DATA PROVIDED
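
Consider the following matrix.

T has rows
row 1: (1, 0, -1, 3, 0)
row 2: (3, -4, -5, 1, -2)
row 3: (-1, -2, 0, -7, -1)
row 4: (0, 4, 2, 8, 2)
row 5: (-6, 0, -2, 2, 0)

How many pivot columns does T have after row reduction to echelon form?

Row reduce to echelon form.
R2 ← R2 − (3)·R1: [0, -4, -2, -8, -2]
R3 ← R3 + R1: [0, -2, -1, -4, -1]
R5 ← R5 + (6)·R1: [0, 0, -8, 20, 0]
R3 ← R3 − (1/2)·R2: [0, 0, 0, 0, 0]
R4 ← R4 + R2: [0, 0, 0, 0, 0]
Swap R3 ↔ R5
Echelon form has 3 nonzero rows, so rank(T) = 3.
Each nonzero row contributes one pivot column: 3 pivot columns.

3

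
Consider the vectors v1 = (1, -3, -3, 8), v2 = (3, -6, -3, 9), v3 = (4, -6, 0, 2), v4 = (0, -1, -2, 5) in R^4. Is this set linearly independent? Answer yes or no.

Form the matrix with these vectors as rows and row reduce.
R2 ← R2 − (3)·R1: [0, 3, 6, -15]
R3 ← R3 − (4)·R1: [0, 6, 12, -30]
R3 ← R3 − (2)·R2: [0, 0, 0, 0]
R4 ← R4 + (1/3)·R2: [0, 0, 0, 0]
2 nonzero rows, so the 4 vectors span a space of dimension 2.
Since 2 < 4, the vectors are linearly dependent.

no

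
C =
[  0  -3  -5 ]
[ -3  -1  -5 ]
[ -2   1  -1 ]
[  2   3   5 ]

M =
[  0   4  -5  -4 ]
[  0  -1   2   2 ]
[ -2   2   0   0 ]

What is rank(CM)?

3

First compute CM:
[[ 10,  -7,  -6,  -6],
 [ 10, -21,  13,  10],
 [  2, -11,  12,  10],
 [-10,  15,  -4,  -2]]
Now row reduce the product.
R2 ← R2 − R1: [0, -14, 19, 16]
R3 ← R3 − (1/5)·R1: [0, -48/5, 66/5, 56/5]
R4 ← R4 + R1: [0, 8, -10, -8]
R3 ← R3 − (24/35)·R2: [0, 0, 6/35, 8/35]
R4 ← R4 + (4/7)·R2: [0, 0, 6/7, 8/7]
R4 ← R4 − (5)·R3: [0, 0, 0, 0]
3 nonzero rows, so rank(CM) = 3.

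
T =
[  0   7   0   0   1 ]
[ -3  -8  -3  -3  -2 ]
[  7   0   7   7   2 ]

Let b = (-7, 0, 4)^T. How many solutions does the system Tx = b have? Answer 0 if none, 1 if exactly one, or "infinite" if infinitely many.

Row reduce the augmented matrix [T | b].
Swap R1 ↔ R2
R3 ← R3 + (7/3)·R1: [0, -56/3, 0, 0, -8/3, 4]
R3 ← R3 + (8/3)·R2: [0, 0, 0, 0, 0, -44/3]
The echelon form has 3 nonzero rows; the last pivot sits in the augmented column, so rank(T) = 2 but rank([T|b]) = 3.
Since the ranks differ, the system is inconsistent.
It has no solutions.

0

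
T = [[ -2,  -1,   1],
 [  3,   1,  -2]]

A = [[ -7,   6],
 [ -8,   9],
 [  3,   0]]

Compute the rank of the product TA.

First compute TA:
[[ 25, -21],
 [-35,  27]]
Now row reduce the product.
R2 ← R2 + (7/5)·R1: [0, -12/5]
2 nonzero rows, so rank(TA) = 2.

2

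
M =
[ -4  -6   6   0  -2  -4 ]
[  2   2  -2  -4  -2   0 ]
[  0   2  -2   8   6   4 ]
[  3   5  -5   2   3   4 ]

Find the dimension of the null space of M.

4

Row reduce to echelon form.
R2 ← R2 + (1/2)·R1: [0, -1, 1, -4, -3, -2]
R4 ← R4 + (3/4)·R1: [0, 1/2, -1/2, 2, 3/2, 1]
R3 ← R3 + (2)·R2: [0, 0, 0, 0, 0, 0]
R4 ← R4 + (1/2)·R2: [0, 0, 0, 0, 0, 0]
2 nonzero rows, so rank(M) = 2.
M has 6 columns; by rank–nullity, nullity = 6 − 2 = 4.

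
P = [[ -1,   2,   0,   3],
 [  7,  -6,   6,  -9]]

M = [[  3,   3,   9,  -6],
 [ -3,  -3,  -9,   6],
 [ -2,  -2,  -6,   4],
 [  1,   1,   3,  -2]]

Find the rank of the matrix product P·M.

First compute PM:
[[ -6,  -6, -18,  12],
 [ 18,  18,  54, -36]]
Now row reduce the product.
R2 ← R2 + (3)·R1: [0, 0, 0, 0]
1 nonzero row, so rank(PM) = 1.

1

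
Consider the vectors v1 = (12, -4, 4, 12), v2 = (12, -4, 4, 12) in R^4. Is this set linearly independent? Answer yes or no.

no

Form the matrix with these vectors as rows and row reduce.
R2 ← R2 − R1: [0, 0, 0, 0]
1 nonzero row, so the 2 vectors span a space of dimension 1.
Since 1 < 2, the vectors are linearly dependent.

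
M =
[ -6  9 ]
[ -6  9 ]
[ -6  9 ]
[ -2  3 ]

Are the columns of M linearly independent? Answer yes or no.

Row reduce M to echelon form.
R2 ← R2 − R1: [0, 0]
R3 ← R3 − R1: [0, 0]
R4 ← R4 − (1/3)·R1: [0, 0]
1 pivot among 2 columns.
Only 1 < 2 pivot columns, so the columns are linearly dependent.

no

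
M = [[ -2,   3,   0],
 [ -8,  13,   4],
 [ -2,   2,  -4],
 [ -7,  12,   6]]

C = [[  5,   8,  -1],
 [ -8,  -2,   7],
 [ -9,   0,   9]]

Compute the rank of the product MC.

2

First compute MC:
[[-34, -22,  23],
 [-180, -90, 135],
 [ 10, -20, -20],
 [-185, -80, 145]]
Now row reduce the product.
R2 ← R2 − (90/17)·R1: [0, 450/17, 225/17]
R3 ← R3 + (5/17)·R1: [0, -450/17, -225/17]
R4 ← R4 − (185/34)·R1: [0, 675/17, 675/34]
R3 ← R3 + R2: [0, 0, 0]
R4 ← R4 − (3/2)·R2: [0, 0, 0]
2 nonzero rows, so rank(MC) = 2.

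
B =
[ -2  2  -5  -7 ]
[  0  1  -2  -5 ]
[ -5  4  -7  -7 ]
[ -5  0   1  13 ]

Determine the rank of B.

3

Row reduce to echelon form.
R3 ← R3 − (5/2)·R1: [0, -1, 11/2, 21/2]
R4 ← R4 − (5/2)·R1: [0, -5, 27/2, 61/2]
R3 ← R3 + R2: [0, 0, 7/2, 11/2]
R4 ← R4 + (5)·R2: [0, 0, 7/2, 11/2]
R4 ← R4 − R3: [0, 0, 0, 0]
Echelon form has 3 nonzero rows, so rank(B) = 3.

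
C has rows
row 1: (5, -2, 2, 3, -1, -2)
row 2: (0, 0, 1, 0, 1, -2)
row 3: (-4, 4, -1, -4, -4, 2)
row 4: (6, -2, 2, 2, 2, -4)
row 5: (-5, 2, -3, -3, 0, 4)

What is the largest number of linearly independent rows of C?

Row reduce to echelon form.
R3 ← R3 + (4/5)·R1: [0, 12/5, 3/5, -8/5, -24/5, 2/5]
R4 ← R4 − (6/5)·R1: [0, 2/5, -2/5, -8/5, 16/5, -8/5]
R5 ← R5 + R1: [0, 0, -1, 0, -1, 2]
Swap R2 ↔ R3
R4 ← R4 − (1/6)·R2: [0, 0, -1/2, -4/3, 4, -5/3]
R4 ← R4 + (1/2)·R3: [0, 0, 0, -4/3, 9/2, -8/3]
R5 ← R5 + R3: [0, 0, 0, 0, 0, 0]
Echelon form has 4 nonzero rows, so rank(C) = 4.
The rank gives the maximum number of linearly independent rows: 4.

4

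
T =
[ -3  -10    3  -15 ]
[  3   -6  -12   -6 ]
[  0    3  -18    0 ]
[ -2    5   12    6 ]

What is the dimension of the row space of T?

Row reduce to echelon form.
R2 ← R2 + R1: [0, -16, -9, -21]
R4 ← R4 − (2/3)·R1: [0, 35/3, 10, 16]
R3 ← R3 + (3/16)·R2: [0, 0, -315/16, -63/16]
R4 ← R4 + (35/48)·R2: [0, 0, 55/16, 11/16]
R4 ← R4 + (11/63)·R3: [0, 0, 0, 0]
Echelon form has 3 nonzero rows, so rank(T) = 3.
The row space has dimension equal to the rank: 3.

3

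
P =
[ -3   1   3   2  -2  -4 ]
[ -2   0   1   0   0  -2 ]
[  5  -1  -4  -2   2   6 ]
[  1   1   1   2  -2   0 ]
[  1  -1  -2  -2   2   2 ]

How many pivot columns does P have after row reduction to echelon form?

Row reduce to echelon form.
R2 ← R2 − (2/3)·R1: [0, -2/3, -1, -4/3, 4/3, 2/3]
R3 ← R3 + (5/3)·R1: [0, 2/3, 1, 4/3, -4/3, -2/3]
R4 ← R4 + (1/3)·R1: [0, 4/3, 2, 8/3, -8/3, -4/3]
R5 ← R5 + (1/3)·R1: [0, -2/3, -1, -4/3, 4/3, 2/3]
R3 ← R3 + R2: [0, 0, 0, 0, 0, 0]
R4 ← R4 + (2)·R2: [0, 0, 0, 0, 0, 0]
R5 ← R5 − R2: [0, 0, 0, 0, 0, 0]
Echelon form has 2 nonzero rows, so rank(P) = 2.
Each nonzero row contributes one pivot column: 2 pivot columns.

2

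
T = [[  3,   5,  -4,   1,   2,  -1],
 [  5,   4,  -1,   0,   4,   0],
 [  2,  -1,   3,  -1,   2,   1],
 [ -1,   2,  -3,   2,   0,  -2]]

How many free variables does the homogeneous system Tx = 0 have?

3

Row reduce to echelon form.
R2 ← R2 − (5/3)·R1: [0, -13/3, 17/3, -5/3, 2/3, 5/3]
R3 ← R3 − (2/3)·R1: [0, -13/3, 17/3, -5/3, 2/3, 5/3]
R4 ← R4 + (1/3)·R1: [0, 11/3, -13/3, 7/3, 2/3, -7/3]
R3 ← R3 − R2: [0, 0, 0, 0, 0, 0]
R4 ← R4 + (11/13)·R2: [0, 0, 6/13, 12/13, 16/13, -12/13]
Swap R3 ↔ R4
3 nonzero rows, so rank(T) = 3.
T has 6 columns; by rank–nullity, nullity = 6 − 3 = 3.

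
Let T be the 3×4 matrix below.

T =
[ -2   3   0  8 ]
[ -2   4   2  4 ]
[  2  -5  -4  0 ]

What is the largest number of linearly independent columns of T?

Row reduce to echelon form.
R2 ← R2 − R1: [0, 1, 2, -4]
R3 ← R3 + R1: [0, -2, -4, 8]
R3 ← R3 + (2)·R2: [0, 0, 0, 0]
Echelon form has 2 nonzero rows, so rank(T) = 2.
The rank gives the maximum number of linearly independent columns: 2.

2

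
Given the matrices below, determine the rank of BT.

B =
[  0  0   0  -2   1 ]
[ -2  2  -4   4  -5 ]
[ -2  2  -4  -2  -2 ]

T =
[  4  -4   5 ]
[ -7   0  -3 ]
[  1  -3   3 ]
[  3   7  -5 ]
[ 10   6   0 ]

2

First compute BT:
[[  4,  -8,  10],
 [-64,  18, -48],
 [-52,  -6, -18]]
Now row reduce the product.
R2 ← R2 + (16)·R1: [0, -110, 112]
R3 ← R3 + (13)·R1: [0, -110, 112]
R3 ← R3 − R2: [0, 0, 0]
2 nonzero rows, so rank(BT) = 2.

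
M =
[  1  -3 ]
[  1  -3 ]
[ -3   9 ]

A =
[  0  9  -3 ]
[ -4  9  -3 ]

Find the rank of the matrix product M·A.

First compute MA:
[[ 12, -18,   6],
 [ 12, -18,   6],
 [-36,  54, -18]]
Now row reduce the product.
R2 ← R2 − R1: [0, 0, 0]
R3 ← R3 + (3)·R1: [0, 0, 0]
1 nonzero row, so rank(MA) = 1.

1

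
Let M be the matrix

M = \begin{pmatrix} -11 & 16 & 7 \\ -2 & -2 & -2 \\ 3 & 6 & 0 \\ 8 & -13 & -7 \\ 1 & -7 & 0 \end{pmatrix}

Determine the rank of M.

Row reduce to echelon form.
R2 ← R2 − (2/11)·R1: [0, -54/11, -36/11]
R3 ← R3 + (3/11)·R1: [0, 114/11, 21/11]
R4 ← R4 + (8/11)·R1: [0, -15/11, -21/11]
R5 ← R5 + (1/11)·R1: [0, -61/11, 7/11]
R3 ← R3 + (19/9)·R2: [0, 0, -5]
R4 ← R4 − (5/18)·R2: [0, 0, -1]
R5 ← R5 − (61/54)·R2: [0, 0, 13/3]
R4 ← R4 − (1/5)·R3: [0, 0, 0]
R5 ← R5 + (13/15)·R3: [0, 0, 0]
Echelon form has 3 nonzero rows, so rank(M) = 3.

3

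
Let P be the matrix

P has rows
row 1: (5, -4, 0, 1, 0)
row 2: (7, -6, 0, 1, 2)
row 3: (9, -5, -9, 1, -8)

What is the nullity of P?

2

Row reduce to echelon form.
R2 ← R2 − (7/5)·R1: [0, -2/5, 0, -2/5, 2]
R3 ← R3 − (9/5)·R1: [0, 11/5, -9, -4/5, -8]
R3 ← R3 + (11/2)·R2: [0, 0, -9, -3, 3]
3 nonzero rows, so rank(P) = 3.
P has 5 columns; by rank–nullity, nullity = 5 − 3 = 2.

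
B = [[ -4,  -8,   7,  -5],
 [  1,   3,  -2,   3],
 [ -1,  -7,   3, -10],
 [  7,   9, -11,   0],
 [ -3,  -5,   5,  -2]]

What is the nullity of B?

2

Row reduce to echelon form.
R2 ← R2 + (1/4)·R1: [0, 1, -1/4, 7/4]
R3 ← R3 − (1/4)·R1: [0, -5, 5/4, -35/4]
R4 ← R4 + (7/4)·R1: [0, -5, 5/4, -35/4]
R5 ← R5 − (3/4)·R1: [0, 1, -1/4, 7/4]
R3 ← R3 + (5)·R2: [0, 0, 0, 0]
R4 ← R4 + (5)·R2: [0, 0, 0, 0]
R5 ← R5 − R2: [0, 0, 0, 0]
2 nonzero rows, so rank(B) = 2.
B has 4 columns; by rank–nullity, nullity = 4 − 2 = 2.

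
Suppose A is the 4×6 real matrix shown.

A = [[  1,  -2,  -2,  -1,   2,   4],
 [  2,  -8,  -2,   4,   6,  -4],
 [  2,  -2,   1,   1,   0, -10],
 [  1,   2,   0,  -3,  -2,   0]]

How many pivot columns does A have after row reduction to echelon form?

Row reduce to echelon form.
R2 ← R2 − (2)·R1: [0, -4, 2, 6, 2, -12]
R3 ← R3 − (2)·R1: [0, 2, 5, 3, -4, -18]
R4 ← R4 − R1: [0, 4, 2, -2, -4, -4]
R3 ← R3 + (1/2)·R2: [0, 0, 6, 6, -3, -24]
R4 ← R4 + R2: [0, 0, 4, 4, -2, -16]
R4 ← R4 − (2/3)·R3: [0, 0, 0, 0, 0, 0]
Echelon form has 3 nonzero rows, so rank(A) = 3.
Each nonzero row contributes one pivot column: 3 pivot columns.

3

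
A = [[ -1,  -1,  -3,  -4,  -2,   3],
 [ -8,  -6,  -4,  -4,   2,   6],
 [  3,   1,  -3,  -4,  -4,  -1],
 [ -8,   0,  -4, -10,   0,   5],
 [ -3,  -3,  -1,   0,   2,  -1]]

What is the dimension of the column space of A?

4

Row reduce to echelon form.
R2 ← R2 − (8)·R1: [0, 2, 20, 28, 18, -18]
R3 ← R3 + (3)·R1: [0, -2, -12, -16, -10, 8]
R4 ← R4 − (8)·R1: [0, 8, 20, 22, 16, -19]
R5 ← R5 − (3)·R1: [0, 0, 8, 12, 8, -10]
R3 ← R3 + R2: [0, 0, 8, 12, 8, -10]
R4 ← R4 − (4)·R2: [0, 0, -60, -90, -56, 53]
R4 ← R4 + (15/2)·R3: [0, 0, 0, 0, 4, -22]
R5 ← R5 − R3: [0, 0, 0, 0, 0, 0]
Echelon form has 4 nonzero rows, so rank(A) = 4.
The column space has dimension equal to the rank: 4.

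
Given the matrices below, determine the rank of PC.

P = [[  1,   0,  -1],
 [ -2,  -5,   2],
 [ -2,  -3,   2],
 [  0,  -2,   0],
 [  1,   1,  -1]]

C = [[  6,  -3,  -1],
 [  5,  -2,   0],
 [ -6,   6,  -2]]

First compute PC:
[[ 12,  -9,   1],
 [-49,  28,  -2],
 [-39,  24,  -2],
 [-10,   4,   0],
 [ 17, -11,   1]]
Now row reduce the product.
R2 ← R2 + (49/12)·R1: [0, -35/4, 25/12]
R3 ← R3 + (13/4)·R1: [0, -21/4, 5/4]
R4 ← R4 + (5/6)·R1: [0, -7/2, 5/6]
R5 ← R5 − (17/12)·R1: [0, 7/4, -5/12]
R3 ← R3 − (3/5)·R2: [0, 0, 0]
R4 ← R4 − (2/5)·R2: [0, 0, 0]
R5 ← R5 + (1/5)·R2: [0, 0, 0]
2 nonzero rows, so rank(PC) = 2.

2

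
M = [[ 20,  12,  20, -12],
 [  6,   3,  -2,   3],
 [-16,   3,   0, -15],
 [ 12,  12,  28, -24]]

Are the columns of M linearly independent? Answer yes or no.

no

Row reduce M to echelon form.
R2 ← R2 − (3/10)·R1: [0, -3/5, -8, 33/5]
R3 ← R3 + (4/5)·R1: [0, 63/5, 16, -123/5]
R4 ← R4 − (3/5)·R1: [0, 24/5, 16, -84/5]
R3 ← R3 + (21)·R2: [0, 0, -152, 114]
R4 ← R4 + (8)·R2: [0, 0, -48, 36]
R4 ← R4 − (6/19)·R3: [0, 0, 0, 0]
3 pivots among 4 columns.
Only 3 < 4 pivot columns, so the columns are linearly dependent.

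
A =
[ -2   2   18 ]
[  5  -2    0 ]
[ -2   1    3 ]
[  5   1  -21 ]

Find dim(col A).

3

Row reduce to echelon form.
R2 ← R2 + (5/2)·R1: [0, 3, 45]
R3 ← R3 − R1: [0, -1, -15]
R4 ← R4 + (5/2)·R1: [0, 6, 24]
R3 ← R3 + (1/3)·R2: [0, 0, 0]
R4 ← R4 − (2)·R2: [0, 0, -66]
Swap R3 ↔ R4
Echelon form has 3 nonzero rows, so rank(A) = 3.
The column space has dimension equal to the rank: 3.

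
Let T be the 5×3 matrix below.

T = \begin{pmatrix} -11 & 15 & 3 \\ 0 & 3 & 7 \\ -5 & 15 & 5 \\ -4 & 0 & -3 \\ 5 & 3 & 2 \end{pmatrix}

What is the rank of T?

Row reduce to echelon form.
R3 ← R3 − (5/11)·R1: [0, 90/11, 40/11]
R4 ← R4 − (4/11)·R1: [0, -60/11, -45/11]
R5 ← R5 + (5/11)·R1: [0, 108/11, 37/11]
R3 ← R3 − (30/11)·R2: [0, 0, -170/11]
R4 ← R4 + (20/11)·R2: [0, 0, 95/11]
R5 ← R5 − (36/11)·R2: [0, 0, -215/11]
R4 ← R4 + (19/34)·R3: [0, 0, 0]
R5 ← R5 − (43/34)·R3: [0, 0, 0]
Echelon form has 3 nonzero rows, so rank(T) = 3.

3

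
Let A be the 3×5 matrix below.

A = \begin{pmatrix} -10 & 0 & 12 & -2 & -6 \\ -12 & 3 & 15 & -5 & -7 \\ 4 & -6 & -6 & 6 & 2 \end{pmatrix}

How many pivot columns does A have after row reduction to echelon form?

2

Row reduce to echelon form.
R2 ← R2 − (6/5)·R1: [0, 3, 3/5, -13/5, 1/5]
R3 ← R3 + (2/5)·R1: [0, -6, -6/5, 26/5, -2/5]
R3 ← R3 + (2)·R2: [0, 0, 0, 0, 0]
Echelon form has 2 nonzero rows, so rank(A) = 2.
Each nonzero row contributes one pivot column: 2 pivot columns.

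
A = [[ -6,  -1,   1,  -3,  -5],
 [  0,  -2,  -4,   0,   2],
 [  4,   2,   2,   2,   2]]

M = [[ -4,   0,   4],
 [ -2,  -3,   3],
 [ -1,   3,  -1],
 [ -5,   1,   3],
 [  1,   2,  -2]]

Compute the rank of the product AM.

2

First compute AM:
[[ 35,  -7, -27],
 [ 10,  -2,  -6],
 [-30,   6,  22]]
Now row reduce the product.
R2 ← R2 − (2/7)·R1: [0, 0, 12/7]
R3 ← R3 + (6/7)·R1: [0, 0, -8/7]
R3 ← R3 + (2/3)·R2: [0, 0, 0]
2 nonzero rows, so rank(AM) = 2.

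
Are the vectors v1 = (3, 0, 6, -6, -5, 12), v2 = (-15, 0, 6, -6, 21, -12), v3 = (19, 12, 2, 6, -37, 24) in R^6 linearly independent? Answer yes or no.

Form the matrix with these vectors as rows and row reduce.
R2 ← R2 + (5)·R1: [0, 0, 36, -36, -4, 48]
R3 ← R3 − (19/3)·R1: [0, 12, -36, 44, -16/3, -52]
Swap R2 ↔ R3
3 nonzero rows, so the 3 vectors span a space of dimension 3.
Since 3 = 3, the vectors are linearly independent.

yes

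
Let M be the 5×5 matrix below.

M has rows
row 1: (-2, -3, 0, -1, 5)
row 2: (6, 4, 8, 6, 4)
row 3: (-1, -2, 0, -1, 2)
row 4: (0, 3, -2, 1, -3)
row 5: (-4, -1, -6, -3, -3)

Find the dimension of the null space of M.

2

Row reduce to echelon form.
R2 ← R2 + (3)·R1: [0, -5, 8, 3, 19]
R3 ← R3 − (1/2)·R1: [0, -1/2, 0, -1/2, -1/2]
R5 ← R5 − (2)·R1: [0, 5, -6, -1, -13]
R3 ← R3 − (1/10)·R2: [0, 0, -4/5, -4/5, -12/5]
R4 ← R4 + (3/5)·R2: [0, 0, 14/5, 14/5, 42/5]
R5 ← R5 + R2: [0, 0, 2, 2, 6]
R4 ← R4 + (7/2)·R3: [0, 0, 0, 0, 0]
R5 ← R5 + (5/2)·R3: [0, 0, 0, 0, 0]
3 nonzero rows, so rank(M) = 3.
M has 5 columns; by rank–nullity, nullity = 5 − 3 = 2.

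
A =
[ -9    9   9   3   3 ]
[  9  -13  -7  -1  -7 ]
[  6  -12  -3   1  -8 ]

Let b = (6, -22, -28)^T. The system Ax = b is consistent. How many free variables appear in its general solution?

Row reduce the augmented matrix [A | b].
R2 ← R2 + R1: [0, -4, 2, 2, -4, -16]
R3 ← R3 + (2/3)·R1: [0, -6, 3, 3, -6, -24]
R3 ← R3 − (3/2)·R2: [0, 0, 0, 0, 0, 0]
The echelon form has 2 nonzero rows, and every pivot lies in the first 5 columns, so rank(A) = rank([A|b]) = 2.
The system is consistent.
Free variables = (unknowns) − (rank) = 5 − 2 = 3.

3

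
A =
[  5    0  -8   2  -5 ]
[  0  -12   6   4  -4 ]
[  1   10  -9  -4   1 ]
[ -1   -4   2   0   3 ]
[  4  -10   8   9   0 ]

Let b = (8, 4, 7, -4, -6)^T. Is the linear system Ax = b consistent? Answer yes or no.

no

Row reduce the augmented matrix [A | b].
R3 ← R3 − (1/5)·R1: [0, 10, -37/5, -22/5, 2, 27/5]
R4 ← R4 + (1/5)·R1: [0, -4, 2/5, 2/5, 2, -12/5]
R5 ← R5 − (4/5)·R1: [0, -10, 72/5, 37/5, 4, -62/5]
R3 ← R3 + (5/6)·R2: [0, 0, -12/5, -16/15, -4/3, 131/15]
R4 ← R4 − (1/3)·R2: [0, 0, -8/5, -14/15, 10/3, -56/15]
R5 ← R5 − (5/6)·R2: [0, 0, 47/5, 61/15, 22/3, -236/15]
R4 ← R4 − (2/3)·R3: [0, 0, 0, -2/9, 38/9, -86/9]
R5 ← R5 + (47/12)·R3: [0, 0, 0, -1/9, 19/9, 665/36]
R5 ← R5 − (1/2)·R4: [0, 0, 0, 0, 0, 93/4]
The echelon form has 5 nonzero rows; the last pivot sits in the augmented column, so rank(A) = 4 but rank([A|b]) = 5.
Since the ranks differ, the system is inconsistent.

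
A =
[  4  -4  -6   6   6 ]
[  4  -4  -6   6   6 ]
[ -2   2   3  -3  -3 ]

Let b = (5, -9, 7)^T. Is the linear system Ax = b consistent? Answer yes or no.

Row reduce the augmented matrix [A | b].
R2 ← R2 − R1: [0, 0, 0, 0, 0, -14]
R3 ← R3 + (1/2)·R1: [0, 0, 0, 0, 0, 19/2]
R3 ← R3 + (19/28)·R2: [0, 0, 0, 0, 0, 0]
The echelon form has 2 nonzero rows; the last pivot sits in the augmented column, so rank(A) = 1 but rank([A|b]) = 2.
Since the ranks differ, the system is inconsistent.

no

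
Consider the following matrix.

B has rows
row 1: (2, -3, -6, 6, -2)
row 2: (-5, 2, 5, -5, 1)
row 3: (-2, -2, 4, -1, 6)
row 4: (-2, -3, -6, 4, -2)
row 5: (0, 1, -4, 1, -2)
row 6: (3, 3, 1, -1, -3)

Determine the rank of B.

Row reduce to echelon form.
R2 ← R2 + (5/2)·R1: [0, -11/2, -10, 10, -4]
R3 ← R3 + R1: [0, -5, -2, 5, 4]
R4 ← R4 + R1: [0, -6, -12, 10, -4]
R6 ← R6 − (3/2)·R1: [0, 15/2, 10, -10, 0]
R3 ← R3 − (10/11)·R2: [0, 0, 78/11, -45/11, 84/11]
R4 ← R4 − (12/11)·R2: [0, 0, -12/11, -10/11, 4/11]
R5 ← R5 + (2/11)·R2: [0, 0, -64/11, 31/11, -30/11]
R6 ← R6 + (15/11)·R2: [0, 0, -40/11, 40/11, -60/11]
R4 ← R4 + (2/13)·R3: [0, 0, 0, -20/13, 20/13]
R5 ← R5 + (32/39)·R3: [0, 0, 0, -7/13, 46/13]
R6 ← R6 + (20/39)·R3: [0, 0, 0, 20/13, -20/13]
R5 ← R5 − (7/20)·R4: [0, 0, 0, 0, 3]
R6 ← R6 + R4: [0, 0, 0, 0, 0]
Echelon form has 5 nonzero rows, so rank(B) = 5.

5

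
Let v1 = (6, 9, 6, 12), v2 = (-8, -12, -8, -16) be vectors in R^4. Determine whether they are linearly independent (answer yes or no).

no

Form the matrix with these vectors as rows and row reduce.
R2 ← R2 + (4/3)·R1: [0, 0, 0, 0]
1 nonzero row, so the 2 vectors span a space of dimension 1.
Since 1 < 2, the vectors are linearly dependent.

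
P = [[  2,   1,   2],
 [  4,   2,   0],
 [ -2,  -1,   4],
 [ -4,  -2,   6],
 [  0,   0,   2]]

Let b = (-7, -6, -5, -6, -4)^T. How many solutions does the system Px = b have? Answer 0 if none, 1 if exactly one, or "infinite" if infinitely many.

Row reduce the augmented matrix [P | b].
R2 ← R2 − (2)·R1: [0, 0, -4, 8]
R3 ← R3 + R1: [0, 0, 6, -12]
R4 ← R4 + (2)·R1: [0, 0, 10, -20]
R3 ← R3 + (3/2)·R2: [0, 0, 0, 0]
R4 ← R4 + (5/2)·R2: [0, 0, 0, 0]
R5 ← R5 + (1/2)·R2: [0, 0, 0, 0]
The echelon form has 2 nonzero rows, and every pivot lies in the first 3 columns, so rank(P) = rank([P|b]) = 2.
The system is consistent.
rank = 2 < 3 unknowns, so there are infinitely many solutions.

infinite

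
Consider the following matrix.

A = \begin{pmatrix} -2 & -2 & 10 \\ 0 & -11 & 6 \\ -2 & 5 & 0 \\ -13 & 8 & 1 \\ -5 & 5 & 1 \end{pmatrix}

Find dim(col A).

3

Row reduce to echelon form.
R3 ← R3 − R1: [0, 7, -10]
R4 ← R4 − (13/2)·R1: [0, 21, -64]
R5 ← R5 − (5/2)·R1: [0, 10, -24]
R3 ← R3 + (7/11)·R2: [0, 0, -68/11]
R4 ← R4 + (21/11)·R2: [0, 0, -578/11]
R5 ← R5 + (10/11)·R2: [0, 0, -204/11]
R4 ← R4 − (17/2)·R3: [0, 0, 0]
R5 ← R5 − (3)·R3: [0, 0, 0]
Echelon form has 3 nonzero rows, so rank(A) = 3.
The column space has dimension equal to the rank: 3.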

TASK TO COMPLETE
Pick out the lines above that hold the string "pmatrix" and show them.

YOUR SOLUTION
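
M = \begin{pmatrix} -11 & 16 & 7 \\ -2 & -2 & -2 \\ 3 & 6 & 0 \\ 8 & -13 & -7 \\ 1 & -7 & 0 \end{pmatrix}
T = \begin{pmatrix} -11 & 15 & 3 \\ 0 & 3 & 7 \\ -5 & 15 & 5 \\ -4 & 0 & -3 \\ 5 & 3 & 2 \end{pmatrix}
A = \begin{pmatrix} -10 & 0 & 12 & -2 & -6 \\ -12 & 3 & 15 & -5 & -7 \\ 4 & -6 & -6 & 6 & 2 \end{pmatrix}
A = \begin{pmatrix} -2 & -2 & 10 \\ 0 & -11 & 6 \\ -2 & 5 & 0 \\ -13 & 8 & 1 \\ -5 & 5 & 1 \end{pmatrix}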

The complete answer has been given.